(Description of the task):
Provide only the number of lines in the records below that include "Under".

Saved data entries
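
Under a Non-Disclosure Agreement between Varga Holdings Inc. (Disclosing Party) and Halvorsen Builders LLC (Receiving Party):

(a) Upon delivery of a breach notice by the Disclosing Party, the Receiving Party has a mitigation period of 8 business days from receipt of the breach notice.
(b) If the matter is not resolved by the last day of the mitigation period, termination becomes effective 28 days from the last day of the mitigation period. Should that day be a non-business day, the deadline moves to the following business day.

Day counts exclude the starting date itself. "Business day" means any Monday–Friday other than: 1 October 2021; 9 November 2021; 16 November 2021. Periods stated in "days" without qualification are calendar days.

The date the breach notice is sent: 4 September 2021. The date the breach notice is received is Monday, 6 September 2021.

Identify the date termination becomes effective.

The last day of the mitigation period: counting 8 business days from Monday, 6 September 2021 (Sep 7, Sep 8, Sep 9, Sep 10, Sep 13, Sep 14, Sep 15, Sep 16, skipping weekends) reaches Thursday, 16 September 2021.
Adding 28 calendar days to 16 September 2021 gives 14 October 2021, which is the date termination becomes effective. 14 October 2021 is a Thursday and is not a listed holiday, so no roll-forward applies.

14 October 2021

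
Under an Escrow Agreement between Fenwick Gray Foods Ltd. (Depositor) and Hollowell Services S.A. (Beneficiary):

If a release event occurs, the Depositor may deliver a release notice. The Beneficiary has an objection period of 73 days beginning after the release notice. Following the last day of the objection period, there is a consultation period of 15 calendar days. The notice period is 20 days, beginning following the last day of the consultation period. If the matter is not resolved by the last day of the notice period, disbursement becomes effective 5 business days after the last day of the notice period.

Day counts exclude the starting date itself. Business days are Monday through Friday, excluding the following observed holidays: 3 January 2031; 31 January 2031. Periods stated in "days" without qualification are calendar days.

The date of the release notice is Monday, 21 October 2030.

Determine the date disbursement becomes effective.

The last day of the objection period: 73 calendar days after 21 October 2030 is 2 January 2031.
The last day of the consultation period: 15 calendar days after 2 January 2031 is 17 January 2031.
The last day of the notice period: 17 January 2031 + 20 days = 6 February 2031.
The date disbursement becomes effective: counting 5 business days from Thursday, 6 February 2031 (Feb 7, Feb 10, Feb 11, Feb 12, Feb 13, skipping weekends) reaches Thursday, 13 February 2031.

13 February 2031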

(Your response):
2